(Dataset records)
○ ○ ○ ○ ○ ○ ○

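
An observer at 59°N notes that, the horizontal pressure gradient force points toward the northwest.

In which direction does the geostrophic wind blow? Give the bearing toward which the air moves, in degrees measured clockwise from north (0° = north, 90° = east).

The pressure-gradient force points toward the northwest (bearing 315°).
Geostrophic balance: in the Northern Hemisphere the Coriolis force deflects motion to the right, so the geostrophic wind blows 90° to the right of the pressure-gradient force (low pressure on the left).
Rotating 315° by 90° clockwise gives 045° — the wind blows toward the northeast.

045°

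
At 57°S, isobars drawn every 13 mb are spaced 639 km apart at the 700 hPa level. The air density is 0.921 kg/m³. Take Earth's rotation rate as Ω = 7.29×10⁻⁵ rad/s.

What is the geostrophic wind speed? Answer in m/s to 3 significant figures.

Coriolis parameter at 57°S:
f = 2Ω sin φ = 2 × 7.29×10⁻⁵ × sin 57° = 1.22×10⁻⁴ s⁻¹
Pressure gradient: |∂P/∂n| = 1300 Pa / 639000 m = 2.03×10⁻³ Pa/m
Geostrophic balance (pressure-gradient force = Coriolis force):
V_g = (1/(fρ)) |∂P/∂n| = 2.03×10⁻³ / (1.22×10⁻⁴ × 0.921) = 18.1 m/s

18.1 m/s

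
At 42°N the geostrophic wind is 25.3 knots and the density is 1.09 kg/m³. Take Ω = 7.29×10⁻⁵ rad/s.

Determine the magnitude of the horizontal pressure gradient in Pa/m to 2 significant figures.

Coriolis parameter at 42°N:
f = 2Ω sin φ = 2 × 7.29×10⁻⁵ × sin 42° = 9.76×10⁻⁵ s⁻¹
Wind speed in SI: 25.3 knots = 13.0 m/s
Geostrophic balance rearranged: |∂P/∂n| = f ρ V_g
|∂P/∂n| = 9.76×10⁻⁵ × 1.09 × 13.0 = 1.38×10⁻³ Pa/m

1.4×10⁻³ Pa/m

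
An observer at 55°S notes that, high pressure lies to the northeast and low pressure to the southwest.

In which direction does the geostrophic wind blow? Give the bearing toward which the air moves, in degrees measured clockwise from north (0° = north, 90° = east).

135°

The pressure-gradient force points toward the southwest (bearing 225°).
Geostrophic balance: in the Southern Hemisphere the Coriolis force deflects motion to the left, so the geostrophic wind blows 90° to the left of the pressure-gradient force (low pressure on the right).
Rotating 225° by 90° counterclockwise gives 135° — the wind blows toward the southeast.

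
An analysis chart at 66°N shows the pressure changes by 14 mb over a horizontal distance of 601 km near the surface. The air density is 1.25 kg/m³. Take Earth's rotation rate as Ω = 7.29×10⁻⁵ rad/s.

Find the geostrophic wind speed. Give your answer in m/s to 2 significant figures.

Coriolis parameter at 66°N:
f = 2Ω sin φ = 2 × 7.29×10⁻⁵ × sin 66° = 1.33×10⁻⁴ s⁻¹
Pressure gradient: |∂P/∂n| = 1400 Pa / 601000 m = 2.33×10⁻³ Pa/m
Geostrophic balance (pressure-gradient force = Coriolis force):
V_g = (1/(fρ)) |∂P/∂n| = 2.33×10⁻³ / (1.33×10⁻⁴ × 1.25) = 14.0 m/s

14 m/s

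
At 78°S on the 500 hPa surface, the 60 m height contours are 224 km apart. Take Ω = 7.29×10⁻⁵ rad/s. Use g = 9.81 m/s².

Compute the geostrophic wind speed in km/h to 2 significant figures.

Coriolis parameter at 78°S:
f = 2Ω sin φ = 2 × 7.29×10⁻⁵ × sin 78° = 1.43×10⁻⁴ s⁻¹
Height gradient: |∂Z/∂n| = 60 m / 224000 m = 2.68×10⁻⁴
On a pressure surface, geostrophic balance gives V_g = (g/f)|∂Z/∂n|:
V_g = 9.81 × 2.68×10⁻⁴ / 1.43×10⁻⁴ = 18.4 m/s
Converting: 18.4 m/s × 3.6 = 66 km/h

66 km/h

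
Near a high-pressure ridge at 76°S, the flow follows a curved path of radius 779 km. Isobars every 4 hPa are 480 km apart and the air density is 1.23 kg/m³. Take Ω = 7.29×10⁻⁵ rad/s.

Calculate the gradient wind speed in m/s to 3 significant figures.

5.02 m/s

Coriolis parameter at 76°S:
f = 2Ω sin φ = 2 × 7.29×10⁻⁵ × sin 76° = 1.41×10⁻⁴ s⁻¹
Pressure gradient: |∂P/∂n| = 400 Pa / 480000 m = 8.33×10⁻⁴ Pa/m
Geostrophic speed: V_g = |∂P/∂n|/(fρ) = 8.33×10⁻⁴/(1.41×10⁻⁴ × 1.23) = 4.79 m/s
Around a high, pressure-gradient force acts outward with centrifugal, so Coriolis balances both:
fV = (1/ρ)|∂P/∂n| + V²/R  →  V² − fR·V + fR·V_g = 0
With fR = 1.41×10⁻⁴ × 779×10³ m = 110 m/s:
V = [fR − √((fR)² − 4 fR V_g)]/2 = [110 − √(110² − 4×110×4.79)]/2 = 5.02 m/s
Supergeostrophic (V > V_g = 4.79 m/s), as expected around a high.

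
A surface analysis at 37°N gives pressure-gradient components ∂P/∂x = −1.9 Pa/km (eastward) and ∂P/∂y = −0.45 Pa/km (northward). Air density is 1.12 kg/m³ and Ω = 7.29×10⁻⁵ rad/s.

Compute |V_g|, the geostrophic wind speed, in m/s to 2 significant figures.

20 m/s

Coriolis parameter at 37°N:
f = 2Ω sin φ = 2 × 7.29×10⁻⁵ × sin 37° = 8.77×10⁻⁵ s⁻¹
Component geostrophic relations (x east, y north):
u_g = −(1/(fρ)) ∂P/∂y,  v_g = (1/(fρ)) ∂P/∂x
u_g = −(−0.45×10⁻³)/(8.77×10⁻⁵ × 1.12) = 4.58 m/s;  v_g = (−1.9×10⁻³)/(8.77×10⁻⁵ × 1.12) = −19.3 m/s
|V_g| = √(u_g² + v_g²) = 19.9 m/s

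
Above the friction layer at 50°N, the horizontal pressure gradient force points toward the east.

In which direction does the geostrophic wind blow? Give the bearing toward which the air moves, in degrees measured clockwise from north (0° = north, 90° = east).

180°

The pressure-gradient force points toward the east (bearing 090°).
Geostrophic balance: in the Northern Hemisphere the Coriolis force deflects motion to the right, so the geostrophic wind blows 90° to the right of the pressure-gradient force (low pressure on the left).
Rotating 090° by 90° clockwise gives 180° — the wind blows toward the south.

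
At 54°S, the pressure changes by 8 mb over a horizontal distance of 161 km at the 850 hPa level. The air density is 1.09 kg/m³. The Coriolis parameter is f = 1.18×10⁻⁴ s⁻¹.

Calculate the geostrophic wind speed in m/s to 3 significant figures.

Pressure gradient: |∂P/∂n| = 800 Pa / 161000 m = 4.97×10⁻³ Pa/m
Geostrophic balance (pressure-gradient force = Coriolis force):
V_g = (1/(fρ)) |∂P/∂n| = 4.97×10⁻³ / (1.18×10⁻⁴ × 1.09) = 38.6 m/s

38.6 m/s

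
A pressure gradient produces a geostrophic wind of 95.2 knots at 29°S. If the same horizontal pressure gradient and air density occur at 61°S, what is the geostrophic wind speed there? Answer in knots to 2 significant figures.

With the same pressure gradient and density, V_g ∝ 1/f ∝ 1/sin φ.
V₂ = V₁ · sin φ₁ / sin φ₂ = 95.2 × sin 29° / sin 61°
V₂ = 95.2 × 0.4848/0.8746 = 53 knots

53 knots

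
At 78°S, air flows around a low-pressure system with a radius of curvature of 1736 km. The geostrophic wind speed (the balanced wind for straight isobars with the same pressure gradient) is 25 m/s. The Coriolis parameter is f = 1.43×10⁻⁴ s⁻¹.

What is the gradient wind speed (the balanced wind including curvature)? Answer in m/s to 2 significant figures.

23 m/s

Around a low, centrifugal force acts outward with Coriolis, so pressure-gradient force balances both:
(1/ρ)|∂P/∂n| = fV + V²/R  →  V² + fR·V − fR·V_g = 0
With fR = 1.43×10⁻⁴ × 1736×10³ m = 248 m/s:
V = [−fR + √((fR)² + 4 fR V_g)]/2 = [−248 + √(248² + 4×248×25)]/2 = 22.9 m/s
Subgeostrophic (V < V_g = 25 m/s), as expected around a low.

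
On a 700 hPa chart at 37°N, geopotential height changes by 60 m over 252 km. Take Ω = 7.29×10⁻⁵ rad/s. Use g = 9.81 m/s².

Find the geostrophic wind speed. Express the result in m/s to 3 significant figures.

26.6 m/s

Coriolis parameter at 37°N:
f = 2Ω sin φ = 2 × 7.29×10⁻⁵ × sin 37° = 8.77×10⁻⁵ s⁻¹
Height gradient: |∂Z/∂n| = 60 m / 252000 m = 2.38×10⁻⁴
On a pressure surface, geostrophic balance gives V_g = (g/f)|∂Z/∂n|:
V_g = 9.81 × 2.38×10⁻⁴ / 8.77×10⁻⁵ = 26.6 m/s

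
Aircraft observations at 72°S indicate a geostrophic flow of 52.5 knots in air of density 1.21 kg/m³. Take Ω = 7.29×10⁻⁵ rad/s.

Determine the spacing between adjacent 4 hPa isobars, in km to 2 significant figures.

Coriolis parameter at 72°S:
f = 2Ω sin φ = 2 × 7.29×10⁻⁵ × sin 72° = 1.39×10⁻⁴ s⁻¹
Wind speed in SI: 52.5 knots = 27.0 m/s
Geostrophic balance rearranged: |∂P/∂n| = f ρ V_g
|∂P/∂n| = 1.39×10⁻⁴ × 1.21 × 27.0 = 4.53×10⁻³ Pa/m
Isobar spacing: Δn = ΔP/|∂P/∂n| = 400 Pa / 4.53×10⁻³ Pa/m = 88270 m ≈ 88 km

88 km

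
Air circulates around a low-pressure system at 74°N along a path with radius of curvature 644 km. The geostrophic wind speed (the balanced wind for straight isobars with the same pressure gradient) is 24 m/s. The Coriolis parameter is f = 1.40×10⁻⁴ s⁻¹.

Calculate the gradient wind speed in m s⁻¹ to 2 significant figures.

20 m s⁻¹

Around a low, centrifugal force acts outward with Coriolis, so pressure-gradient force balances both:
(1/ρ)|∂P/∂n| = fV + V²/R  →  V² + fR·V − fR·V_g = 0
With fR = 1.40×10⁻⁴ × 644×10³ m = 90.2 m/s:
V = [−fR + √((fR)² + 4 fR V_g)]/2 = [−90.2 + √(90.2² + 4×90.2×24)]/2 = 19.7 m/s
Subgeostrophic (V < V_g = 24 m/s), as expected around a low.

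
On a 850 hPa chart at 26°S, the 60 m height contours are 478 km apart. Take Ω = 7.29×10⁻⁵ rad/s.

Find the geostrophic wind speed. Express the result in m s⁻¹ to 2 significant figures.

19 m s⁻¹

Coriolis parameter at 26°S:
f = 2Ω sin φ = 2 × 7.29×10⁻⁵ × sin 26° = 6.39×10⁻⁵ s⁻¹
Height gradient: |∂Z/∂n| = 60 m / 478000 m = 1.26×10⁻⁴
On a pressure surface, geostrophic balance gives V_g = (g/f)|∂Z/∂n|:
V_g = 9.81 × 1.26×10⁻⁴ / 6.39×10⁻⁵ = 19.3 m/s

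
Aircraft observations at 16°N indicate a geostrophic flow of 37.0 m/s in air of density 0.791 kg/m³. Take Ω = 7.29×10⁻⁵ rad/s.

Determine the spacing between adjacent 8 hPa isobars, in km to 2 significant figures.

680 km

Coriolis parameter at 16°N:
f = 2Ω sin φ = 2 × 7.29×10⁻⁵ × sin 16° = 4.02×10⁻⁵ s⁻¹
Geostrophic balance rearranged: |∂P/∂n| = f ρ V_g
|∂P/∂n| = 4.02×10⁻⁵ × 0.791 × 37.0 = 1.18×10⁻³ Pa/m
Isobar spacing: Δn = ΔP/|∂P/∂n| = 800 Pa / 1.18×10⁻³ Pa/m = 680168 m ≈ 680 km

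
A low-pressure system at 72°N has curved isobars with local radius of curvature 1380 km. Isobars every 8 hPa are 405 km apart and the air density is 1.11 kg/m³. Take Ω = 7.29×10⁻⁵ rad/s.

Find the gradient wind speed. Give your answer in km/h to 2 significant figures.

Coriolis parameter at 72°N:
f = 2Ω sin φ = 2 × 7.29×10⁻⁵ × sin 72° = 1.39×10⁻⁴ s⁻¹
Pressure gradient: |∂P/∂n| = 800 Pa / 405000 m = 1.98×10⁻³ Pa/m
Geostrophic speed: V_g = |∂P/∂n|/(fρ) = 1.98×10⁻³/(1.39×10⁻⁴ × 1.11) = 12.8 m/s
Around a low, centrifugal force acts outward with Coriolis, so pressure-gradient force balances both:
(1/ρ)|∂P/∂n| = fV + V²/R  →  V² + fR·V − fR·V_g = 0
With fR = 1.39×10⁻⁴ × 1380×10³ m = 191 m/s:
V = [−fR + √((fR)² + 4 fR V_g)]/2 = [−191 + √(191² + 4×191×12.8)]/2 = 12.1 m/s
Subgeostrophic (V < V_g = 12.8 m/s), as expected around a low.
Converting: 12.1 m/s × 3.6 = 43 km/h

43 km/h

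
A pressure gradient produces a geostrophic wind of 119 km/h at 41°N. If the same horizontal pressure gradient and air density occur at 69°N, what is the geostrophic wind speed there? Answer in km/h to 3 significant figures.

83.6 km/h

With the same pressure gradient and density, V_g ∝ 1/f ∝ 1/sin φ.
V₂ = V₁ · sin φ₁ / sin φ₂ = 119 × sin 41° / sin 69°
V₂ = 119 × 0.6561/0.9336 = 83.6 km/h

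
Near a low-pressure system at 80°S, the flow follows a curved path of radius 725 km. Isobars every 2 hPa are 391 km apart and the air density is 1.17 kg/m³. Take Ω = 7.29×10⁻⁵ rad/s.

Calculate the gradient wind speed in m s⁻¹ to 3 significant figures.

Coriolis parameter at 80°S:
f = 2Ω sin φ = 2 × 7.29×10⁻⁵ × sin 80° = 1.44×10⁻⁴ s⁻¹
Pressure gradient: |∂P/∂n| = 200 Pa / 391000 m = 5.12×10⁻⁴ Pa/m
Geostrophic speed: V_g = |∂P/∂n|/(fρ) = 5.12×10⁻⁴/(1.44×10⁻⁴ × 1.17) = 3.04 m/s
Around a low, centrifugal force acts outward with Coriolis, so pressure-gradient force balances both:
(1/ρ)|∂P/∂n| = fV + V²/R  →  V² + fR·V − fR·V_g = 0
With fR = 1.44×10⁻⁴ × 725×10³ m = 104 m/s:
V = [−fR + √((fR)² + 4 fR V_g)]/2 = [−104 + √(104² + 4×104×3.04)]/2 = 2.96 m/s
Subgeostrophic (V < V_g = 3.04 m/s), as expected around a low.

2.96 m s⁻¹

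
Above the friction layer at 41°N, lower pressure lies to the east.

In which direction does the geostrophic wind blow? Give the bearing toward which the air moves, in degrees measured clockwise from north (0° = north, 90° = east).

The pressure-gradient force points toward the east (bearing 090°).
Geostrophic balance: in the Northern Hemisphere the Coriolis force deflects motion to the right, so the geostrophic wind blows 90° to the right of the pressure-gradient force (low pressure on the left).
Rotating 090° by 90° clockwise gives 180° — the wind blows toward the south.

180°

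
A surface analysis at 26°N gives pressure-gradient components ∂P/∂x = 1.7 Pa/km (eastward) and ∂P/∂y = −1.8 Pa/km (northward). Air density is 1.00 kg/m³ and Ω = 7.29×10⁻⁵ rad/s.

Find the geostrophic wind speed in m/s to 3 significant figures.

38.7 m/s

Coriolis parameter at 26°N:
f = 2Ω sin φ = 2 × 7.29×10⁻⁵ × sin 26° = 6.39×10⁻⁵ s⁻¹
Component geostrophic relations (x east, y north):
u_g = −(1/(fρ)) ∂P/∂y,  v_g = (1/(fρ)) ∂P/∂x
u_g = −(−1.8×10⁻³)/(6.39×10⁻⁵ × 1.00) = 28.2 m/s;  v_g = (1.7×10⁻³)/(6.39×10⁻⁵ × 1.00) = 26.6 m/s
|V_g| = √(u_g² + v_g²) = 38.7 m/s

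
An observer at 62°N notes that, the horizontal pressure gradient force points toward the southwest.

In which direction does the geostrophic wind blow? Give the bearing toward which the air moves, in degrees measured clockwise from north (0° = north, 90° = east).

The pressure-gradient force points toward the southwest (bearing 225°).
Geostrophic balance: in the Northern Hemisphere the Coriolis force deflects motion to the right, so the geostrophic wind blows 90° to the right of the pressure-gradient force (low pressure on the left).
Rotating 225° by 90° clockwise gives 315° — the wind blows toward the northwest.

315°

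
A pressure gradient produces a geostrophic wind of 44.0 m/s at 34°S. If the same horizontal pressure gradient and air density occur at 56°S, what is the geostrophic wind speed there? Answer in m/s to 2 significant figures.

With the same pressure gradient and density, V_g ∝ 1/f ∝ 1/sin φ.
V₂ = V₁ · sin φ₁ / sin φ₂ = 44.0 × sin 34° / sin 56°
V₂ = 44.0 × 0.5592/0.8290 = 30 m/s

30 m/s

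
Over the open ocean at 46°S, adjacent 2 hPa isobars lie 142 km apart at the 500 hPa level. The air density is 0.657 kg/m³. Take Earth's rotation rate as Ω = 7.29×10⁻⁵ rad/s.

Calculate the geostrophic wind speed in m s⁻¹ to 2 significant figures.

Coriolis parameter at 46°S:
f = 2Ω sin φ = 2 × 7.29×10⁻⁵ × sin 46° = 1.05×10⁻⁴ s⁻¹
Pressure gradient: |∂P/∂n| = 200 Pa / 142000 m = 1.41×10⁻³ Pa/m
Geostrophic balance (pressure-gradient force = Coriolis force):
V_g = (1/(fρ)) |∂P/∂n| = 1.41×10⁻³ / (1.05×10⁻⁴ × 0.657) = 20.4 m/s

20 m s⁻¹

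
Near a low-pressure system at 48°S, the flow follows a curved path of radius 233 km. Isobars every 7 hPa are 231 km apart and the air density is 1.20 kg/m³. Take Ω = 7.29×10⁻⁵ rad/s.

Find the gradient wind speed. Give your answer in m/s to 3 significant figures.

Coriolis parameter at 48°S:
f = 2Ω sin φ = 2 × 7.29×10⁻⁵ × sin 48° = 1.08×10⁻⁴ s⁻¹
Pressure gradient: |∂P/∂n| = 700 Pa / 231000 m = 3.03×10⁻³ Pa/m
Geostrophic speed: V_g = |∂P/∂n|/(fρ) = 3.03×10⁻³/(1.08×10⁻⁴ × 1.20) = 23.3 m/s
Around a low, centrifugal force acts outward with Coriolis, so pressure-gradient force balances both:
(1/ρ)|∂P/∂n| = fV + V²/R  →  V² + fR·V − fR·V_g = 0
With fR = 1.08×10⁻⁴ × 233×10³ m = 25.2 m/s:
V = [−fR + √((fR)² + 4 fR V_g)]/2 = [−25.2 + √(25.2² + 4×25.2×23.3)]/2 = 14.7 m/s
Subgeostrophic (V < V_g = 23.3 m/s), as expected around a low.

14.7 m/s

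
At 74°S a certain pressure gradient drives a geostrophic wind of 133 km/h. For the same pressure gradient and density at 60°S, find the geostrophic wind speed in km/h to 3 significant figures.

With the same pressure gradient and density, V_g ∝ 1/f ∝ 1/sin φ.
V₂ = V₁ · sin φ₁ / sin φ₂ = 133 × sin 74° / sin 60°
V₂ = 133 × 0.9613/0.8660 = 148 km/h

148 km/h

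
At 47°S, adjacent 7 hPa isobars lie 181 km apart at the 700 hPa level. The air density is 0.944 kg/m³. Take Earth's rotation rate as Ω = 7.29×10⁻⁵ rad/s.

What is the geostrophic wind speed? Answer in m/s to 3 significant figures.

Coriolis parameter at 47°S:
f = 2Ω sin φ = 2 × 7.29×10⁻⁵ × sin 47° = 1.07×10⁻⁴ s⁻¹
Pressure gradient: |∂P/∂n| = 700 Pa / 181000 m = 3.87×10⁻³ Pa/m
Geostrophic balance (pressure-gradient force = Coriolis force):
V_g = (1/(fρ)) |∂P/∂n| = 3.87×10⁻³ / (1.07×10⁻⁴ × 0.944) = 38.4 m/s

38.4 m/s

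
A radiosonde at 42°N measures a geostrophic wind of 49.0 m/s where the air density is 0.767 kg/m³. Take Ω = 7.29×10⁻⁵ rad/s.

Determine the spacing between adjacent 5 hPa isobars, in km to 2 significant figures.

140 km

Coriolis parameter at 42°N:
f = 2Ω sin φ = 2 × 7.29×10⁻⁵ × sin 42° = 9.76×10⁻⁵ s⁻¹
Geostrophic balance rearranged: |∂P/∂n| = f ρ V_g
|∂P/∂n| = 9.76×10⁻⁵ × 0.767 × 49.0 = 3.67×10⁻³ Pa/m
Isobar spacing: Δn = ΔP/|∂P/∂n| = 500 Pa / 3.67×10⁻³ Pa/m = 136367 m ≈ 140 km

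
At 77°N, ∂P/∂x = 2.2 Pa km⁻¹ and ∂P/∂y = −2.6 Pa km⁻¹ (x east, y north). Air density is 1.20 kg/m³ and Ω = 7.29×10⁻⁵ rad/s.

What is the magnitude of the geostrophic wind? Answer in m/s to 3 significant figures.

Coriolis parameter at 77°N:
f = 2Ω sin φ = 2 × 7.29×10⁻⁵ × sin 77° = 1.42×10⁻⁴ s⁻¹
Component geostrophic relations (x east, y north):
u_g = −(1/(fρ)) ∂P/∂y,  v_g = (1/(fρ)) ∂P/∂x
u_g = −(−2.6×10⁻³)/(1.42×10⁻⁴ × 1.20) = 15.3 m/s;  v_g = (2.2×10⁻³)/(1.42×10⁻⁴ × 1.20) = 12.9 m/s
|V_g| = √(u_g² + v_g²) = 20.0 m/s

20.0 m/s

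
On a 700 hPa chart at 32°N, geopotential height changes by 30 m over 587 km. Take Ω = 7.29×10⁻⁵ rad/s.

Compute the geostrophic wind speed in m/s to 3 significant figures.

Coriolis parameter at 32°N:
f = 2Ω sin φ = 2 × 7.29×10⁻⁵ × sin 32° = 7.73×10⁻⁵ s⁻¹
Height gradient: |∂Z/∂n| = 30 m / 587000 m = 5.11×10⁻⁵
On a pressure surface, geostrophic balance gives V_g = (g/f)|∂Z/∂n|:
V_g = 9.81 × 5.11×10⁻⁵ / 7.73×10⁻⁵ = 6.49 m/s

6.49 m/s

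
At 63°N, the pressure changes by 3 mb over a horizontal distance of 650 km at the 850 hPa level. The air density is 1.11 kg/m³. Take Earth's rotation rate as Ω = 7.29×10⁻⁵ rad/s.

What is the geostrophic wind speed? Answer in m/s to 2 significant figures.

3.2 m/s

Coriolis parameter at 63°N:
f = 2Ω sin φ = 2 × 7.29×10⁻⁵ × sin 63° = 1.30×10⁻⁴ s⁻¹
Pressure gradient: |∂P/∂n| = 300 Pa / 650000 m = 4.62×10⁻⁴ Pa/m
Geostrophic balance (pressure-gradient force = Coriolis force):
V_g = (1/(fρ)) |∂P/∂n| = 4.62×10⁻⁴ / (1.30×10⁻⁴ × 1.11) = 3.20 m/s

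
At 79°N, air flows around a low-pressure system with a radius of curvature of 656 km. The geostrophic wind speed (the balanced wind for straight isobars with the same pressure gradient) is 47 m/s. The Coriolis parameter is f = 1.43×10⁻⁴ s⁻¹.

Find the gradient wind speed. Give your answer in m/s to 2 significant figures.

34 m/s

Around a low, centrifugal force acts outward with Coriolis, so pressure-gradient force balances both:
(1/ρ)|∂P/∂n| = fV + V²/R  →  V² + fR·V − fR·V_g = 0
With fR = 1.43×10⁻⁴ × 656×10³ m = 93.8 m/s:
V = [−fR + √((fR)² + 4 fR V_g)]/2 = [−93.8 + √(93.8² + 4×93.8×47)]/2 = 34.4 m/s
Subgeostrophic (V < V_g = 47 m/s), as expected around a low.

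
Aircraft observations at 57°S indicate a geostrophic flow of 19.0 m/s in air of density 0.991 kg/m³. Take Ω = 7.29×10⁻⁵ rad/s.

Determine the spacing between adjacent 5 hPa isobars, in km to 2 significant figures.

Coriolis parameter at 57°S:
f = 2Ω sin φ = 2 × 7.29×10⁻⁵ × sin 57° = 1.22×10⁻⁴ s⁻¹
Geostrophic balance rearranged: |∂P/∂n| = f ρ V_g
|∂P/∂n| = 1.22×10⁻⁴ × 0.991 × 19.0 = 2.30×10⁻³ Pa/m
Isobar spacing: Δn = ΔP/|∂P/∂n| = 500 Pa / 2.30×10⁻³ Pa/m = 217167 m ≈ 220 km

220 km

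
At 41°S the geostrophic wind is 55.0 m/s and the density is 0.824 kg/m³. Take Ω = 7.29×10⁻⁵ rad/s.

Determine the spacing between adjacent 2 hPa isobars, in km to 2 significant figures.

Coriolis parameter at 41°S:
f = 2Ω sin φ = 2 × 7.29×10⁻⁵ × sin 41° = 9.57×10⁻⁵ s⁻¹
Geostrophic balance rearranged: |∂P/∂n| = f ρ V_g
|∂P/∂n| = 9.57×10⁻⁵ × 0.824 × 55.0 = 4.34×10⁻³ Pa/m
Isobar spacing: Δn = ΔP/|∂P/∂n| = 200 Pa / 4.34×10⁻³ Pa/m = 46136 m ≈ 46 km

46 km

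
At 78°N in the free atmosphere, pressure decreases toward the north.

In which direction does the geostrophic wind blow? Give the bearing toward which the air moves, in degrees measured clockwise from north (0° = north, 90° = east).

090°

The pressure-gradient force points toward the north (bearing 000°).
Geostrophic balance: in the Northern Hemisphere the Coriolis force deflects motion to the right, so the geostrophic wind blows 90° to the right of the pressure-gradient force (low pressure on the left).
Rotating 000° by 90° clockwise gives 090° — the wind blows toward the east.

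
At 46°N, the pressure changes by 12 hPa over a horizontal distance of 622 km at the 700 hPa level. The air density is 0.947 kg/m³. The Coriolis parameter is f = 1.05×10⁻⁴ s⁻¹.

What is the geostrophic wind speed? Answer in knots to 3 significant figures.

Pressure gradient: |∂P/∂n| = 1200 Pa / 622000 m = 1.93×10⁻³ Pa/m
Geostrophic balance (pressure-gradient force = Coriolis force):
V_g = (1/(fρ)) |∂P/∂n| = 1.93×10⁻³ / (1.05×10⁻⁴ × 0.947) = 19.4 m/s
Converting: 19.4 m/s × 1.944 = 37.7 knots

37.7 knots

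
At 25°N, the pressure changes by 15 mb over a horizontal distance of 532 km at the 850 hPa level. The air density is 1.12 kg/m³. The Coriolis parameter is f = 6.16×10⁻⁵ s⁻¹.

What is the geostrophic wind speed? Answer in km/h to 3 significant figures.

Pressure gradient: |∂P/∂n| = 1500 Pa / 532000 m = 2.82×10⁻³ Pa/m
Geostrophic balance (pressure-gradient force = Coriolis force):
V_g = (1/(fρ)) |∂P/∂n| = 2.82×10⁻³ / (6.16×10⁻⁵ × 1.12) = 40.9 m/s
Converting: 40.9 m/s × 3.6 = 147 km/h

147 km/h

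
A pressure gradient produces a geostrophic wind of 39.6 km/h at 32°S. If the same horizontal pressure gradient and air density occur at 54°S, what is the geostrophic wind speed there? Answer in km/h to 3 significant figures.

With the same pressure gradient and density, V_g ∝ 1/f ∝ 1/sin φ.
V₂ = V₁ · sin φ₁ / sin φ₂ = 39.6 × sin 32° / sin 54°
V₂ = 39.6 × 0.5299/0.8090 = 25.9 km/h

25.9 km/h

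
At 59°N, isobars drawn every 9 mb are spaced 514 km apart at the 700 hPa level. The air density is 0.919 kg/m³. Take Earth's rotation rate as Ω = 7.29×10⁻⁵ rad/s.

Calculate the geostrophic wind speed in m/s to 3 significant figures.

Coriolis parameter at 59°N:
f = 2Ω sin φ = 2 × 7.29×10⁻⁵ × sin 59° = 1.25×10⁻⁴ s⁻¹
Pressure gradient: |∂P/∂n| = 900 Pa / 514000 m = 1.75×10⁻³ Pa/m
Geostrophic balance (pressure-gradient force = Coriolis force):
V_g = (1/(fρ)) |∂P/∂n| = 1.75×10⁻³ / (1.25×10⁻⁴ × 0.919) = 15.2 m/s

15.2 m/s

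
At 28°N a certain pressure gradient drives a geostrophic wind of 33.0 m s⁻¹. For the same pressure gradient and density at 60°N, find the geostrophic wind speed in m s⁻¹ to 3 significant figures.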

○ ○ ○ ○ ○ ○ ○

In the records above, find each line with the string "contours" and list it.

- _REPLY_:
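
At 78°S on the 500 hPa surface, the 60 m height contours are 224 km apart. Take Ω = 7.29×10⁻⁵ rad/s. Use g = 9.81 m/s².
On a 850 hPa chart at 26°S, the 60 m height contours are 478 km apart. Take Ω = 7.29×10⁻⁵ rad/s.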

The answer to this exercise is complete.